[RECORDS Boundary: Start]
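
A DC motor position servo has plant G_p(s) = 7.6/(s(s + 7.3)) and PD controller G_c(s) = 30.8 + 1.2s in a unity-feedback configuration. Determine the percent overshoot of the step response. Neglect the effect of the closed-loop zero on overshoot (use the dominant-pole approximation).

13.6%

Forward path: (30.8 + 1.2s)·7.6/(s(s+7.3)). The closed-loop characteristic equation is s² + (7.3 + 7.6·1.2)s + 7.6·30.8 = 0.
That is s² + 16.42s + 234.1 = 0, so ω_n = 15.3 rad/s and ζ = 16.42/(2·15.3) = 0.5366.
%OS = 100·exp(−πζ/√(1−ζ²)) = 13.6%.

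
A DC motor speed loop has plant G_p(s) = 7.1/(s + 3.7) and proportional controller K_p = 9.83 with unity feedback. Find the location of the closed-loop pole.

Closed-loop transfer function: T(s) = K_p·G_p(s)/(1 + K_p·G_p(s)) = 69.79/(s + 3.7 + 69.79) = 69.79/(s + 73.49).
The closed-loop pole is at s = −73.49.

s = -73.49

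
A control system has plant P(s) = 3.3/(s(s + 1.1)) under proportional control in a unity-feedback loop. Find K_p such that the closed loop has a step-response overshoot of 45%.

K_p = 1.51

From %OS = 100·exp(−πζ/√(1−ζ²)) = 45%, ζ = −ln(0.45)/√(π²+ln²(0.45)) = 0.2463.
Characteristic equation s² + 1.1s + 3.3K_p = 0 gives ζ = 1.1/(2√(3.3K_p)).
Setting ζ = 0.2463: √(3.3K_p) = 1.1/(2·0.2463) = 2.233, so K_p = 4.985/3.3 = 1.51.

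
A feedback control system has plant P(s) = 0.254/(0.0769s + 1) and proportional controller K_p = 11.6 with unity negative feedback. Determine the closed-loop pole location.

Closed loop: T(s) = K_p·P/(1+K_p·P) = 2.946/(0.0769s + 1 + 2.946), with pole at s = −(1 + 2.946)/0.0769 = −51.32.

s = -51.32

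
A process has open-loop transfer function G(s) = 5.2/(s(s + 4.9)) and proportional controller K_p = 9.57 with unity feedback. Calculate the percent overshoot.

From 1 + K_pG(s) = 0: s² + 4.9s + 49.76 = 0 ⇒ ω_n = 7.054, ζ = 0.3473.
%OS = 100·exp(−πζ/√(1−ζ²)) = 100·exp(−π·0.3473/√0.8794) = 31.2%.

31.2%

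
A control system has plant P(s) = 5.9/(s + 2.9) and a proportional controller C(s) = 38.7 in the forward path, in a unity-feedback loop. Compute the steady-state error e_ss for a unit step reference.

The loop is type 0. Static position error constant K_pos = C(0)·P(0) = 38.7·2.034 = 78.73.
Steady-state error to a unit step: e_ss = 1/(1+K_pos) = 1/79.73 = 0.0125.

0.0125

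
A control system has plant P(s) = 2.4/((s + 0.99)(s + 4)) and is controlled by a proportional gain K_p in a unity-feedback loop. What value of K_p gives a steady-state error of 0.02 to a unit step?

K_p = 80.8

For a type-0 loop with proportional control, e_ss = 1/(1 + K_p·P(0)).
P(0) = 0.6061. Require 1/(1 + K_p·0.6061) = 0.02, so 1 + 0.6061·K_p = 50.
K_p = (50 − 1)/0.6061 = 80.8.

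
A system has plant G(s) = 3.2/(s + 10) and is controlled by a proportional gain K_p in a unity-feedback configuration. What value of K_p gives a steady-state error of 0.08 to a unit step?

K_p = 35.9

Steady-state error for a unit step on this type-0 loop is 1/(1 + K_p·G(0)).
G(0) = 0.32. Require 1/(1 + K_p·0.32) = 0.08, so 1 + 0.32·K_p = 12.5.
K_p = (12.5 − 1)/0.32 = 35.9.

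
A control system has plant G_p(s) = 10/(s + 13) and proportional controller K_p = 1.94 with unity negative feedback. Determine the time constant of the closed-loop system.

Closed-loop transfer function: T(s) = K_p·G_p(s)/(1 + K_p·G_p(s)) = 19.4/(s + 13 + 19.4) = 19.4/(s + 32.4).
Time constant τ = 1/32.4 = 0.0309 s.

τ = 0.0309 s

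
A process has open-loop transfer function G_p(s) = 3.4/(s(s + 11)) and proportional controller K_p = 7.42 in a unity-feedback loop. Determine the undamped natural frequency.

The closed-loop denominator is s(s+11) + 7.42·3.4 = s² + 11s + 25.23.
So ω_n² = 25.23 ⇒ ω_n = 5.023 rad/s, and ζ = 11/(2ω_n) = 1.1.

ω_n = 5.02 rad/s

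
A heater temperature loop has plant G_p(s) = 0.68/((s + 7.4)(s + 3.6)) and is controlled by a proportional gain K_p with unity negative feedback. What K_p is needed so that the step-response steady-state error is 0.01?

K_p = 3880

The loop is type 0, so e_ss(step) = 1/(1 + K_pos) with K_pos = K_p·G_p(0).
G_p(0) = 0.02553. Require 1/(1 + K_p·0.02553) = 0.01, so 1 + 0.02553·K_p = 100.
K_p = (100 − 1)/0.02553 = 3880.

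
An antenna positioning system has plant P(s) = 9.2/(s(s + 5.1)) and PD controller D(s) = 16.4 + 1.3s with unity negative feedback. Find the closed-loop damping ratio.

Forward path: (16.4 + 1.3s)·9.2/(s(s+5.1)). The closed-loop characteristic equation is s² + (5.1 + 9.2·1.3)s + 9.2·16.4 = 0.
That is s² + 17.06s + 150.9 = 0, so ω_n = 12.28 rad/s and ζ = 17.06/(2·12.28) = 0.6944.

ζ = 0.694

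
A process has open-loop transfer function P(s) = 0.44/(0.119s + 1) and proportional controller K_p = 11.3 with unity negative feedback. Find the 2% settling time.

T_s ≈ 0.0797 s

Closed loop: T(s) = K_p·P/(1+K_p·P) = 4.972/(0.119s + 1 + 4.972), with pole at s = −(1 + 4.972)/0.119 = −50.18.
τ = 1/50.18 = 0.01993 s, so 2% settling time ≈ 4τ = 0.0797 s.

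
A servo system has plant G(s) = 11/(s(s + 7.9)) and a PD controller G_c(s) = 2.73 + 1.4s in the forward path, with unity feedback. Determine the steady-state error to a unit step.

The open loop G_c(s)G(s) has a pole at the origin (type 1), so the static position error constant is infinite and e_ss = 1/(1+∞) = 0.

0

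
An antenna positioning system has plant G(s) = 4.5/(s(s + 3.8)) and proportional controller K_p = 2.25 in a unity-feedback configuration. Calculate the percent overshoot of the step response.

9.65%

From 1 + K_pG(s) = 0: s² + 3.8s + 10.12 = 0 ⇒ ω_n = 3.182, ζ = 0.5971.
%OS = 100·exp(−πζ/√(1−ζ²)) = 100·exp(−π·0.5971/√0.6435) = 9.65%.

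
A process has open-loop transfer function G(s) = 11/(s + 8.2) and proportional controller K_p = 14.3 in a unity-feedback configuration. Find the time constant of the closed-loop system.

τ = 0.00604 s

Closed-loop transfer function: T(s) = K_p·G(s)/(1 + K_p·G(s)) = 157.3/(s + 8.2 + 157.3) = 157.3/(s + 165.5).
Time constant τ = 1/165.5 = 0.00604 s.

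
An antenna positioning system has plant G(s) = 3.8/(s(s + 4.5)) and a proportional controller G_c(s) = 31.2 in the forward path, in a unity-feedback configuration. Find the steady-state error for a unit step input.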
[RECORDS Boundary: End]
WHAT IS NEEDED: Line by line, reproduce the data exactly as given.

SOLUTION:
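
A DC motor position servo has plant G_p(s) = 7.6/(s(s + 7.3)) and PD controller G_c(s) = 30.8 + 1.2s in a unity-feedback configuration. Determine the percent overshoot of the step response. Neglect the effect of the closed-loop zero on overshoot (use the dominant-pole approximation).

13.6%

Forward path: (30.8 + 1.2s)·7.6/(s(s+7.3)). The closed-loop characteristic equation is s² + (7.3 + 7.6·1.2)s + 7.6·30.8 = 0.
That is s² + 16.42s + 234.1 = 0, so ω_n = 15.3 rad/s and ζ = 16.42/(2·15.3) = 0.5366.
%OS = 100·exp(−πζ/√(1−ζ²)) = 13.6%.

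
A DC motor speed loop has plant G_p(s) = 7.1/(s + 3.7) and proportional controller K_p = 9.83 with unity feedback. Find the location of the closed-loop pole.

Closed-loop transfer function: T(s) = K_p·G_p(s)/(1 + K_p·G_p(s)) = 69.79/(s + 3.7 + 69.79) = 69.79/(s + 73.49).
The closed-loop pole is at s = −73.49.

s = -73.49

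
A control system has plant P(s) = 3.3/(s(s + 1.1)) under proportional control in a unity-feedback loop. Find K_p such that the closed loop has a step-response overshoot of 45%.

K_p = 1.51

From %OS = 100·exp(−πζ/√(1−ζ²)) = 45%, ζ = −ln(0.45)/√(π²+ln²(0.45)) = 0.2463.
Characteristic equation s² + 1.1s + 3.3K_p = 0 gives ζ = 1.1/(2√(3.3K_p)).
Setting ζ = 0.2463: √(3.3K_p) = 1.1/(2·0.2463) = 2.233, so K_p = 4.985/3.3 = 1.51.

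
A feedback control system has plant P(s) = 0.254/(0.0769s + 1) and proportional controller K_p = 11.6 with unity negative feedback. Determine the closed-loop pole location.

Closed loop: T(s) = K_p·P/(1+K_p·P) = 2.946/(0.0769s + 1 + 2.946), with pole at s = −(1 + 2.946)/0.0769 = −51.32.

s = -51.32

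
A process has open-loop transfer function G(s) = 5.2/(s(s + 4.9)) and proportional controller K_p = 9.57 with unity feedback. Calculate the percent overshoot.

From 1 + K_pG(s) = 0: s² + 4.9s + 49.76 = 0 ⇒ ω_n = 7.054, ζ = 0.3473.
%OS = 100·exp(−πζ/√(1−ζ²)) = 100·exp(−π·0.3473/√0.8794) = 31.2%.

31.2%

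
A control system has plant P(s) = 5.9/(s + 2.9) and a proportional controller C(s) = 38.7 in the forward path, in a unity-feedback loop. Compute the steady-state error e_ss for a unit step reference.

The loop is type 0. Static position error constant K_pos = C(0)·P(0) = 38.7·2.034 = 78.73.
Steady-state error to a unit step: e_ss = 1/(1+K_pos) = 1/79.73 = 0.0125.

0.0125

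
A control system has plant P(s) = 2.4/((s + 0.99)(s + 4)) and is controlled by a proportional gain K_p in a unity-feedback loop. What value of K_p gives a steady-state error of 0.02 to a unit step?

K_p = 80.8

For a type-0 loop with proportional control, e_ss = 1/(1 + K_p·P(0)).
P(0) = 0.6061. Require 1/(1 + K_p·0.6061) = 0.02, so 1 + 0.6061·K_p = 50.
K_p = (50 − 1)/0.6061 = 80.8.

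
A system has plant G(s) = 3.2/(s + 10) and is controlled by a proportional gain K_p in a unity-feedback configuration. What value of K_p gives a steady-state error of 0.08 to a unit step?

K_p = 35.9

Steady-state error for a unit step on this type-0 loop is 1/(1 + K_p·G(0)).
G(0) = 0.32. Require 1/(1 + K_p·0.32) = 0.08, so 1 + 0.32·K_p = 12.5.
K_p = (12.5 − 1)/0.32 = 35.9.

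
A control system has plant G_p(s) = 10/(s + 13) and proportional controller K_p = 1.94 with unity negative feedback. Determine the time constant of the closed-loop system.

Closed-loop transfer function: T(s) = K_p·G_p(s)/(1 + K_p·G_p(s)) = 19.4/(s + 13 + 19.4) = 19.4/(s + 32.4).
Time constant τ = 1/32.4 = 0.0309 s.

τ = 0.0309 s

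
A process has open-loop transfer function G_p(s) = 3.4/(s(s + 11)) and proportional controller K_p = 7.42 in a unity-feedback loop. Determine the undamped natural frequency.

The closed-loop denominator is s(s+11) + 7.42·3.4 = s² + 11s + 25.23.
So ω_n² = 25.23 ⇒ ω_n = 5.023 rad/s, and ζ = 11/(2ω_n) = 1.1.

ω_n = 5.02 rad/s

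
A heater temperature loop has plant G_p(s) = 0.68/((s + 7.4)(s + 3.6)) and is controlled by a proportional gain K_p with unity negative feedback. What K_p is needed so that the step-response steady-state error is 0.01?

K_p = 3880

The loop is type 0, so e_ss(step) = 1/(1 + K_pos) with K_pos = K_p·G_p(0).
G_p(0) = 0.02553. Require 1/(1 + K_p·0.02553) = 0.01, so 1 + 0.02553·K_p = 100.
K_p = (100 − 1)/0.02553 = 3880.

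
An antenna positioning system has plant P(s) = 9.2/(s(s + 5.1)) and PD controller D(s) = 16.4 + 1.3s with unity negative feedback. Find the closed-loop damping ratio.

Forward path: (16.4 + 1.3s)·9.2/(s(s+5.1)). The closed-loop characteristic equation is s² + (5.1 + 9.2·1.3)s + 9.2·16.4 = 0.
That is s² + 17.06s + 150.9 = 0, so ω_n = 12.28 rad/s and ζ = 17.06/(2·12.28) = 0.6944.

ζ = 0.694

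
A process has open-loop transfer function P(s) = 0.44/(0.119s + 1) and proportional controller K_p = 11.3 with unity negative feedback. Find the 2% settling time.

T_s ≈ 0.0797 s

Closed loop: T(s) = K_p·P/(1+K_p·P) = 4.972/(0.119s + 1 + 4.972), with pole at s = −(1 + 4.972)/0.119 = −50.18.
τ = 1/50.18 = 0.01993 s, so 2% settling time ≈ 4τ = 0.0797 s.

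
A servo system has plant G(s) = 11/(s(s + 7.9)) and a PD controller G_c(s) = 2.73 + 1.4s in the forward path, with unity feedback. Determine the steady-state error to a unit step.

The open loop G_c(s)G(s) has a pole at the origin (type 1), so the static position error constant is infinite and e_ss = 1/(1+∞) = 0.

0

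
An antenna positioning system has plant G(s) = 4.5/(s(s + 3.8)) and proportional controller K_p = 2.25 in a unity-feedback configuration. Calculate the percent overshoot of the step response.

9.65%

From 1 + K_pG(s) = 0: s² + 3.8s + 10.12 = 0 ⇒ ω_n = 3.182, ζ = 0.5971.
%OS = 100·exp(−πζ/√(1−ζ²)) = 100·exp(−π·0.5971/√0.6435) = 9.65%.

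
A process has open-loop transfer function G(s) = 11/(s + 8.2) and proportional controller K_p = 14.3 in a unity-feedback configuration. Find the time constant of the closed-loop system.

τ = 0.00604 s

Closed-loop transfer function: T(s) = K_p·G(s)/(1 + K_p·G(s)) = 157.3/(s + 8.2 + 157.3) = 157.3/(s + 165.5).
Time constant τ = 1/165.5 = 0.00604 s.

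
An antenna positioning system has plant G(s) = 3.8/(s(s + 4.5)) and a proportional controller G_c(s) = 31.2 in the forward path, in a unity-feedback configuration. Find the steady-state error for a unit step input.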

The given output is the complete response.